** Exercise aim **
Go to the line containing "Answer: 58764" in the records below and print it and every following line exactly, on through the line containing "Let F/2 = 1/((-29", then stop.

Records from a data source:

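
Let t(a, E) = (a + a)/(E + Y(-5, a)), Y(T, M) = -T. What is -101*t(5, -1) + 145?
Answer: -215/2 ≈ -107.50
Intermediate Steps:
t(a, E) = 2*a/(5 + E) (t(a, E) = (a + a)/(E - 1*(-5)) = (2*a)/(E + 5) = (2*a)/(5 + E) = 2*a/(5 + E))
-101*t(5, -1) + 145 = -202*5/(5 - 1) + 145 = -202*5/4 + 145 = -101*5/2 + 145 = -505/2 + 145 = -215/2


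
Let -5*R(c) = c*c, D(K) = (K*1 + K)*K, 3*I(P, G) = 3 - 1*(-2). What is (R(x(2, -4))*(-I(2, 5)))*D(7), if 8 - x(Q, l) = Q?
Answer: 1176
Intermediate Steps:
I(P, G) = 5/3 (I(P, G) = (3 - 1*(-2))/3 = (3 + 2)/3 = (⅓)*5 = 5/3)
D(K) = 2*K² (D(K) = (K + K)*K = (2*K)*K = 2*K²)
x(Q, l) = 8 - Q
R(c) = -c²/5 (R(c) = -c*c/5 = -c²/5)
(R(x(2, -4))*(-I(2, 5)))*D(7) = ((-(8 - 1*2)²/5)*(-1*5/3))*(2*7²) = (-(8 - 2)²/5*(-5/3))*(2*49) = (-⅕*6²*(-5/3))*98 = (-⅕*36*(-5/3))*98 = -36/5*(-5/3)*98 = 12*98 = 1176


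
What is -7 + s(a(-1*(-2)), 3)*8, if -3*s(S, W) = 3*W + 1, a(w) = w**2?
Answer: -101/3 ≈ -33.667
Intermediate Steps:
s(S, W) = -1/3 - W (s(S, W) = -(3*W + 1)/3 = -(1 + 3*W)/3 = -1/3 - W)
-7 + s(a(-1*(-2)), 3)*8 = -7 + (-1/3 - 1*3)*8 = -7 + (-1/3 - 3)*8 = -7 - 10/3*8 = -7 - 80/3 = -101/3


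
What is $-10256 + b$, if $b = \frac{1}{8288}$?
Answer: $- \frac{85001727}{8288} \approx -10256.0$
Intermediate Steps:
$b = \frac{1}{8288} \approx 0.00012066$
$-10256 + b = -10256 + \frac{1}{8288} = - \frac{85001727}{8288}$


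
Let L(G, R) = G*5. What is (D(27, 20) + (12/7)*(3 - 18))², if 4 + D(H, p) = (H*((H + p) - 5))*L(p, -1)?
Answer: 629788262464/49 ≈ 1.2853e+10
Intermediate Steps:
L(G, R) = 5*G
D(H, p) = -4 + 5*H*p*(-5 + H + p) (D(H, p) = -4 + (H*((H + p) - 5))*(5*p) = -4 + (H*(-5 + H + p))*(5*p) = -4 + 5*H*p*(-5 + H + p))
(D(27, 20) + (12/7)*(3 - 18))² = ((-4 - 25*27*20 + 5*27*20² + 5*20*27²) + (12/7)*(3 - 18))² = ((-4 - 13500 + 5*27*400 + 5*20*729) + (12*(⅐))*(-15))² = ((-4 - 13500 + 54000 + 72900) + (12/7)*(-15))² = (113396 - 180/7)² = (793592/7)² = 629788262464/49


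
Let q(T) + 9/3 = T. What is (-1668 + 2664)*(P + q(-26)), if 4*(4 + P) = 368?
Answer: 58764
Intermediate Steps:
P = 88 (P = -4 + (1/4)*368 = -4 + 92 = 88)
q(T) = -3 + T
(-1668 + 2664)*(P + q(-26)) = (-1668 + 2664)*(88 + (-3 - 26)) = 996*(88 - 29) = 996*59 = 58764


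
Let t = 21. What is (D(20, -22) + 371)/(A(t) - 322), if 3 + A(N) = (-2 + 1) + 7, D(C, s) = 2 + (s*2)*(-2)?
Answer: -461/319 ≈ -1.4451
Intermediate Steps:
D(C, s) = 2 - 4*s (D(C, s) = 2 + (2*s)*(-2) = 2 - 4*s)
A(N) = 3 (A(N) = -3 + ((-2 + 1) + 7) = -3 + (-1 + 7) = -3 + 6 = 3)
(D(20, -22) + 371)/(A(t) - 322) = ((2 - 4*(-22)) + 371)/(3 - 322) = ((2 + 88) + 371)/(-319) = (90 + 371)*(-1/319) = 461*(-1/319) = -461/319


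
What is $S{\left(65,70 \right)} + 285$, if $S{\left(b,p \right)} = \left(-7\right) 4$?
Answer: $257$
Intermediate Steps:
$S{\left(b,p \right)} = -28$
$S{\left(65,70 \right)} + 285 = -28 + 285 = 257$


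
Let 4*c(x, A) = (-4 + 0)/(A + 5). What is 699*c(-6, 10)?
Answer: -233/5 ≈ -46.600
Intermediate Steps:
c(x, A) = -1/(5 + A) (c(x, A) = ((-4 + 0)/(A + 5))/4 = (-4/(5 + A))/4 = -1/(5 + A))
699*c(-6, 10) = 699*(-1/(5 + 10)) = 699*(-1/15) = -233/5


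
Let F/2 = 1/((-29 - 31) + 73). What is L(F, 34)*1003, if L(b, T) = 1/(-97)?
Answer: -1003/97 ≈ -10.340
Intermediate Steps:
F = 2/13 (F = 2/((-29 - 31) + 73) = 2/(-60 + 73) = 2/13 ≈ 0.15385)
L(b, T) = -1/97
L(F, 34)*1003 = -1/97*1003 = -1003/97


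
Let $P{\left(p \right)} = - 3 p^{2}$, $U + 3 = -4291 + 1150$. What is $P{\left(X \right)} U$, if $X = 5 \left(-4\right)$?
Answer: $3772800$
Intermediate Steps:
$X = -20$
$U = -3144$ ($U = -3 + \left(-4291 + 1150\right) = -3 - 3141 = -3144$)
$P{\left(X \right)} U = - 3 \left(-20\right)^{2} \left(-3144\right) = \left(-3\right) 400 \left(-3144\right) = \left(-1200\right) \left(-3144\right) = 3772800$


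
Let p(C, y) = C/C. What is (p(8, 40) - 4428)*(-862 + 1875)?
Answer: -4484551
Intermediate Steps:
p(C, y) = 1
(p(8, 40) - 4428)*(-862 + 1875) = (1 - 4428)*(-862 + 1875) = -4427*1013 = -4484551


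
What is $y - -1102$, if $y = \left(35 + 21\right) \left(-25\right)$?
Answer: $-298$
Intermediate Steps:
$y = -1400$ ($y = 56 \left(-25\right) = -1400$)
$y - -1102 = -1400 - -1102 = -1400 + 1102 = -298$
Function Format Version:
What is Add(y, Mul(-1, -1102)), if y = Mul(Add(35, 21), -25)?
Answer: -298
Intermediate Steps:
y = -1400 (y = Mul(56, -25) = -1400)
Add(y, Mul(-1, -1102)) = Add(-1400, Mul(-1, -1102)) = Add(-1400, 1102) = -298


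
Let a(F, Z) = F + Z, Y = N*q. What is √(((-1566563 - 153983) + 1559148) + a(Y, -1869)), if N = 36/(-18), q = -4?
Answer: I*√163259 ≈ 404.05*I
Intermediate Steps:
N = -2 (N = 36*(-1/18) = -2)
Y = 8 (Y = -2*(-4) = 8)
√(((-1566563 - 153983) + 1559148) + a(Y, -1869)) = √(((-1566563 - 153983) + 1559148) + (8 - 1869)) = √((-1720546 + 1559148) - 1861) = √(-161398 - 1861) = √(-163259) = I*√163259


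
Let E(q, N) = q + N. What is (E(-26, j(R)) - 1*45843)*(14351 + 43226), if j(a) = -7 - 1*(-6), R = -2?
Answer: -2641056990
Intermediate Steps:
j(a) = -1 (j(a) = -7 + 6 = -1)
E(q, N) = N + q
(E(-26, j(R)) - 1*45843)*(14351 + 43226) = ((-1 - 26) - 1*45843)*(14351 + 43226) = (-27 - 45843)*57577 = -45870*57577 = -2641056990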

** Written solution **
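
Answer: 58764
Intermediate Steps:
P = 88 (P = -4 + (1/4)*368 = -4 + 92 = 88)
q(T) = -3 + T
(-1668 + 2664)*(P + q(-26)) = (-1668 + 2664)*(88 + (-3 - 26)) = 996*(88 - 29) = 996*59 = 58764


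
Let t = 21. What is (D(20, -22) + 371)/(A(t) - 322), if 3 + A(N) = (-2 + 1) + 7, D(C, s) = 2 + (s*2)*(-2)?
Answer: -461/319 ≈ -1.4451
Intermediate Steps:
D(C, s) = 2 - 4*s (D(C, s) = 2 + (2*s)*(-2) = 2 - 4*s)
A(N) = 3 (A(N) = -3 + ((-2 + 1) + 7) = -3 + (-1 + 7) = -3 + 6 = 3)
(D(20, -22) + 371)/(A(t) - 322) = ((2 - 4*(-22)) + 371)/(3 - 322) = ((2 + 88) + 371)/(-319) = (90 + 371)*(-1/319) = 461*(-1/319) = -461/319


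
What is $S{\left(65,70 \right)} + 285$, if $S{\left(b,p \right)} = \left(-7\right) 4$?
Answer: $257$
Intermediate Steps:
$S{\left(b,p \right)} = -28$
$S{\left(65,70 \right)} + 285 = -28 + 285 = 257$


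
Let 4*c(x, A) = (-4 + 0)/(A + 5). What is 699*c(-6, 10)?
Answer: -233/5 ≈ -46.600
Intermediate Steps:
c(x, A) = -1/(5 + A) (c(x, A) = ((-4 + 0)/(A + 5))/4 = (-4/(5 + A))/4 = -1/(5 + A))
699*c(-6, 10) = 699*(-1/(5 + 10)) = 699*(-1/15) = -233/5


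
Let F/2 = 1/((-29 - 31) + 73). What is L(F, 34)*1003, if L(b, T) = 1/(-97)?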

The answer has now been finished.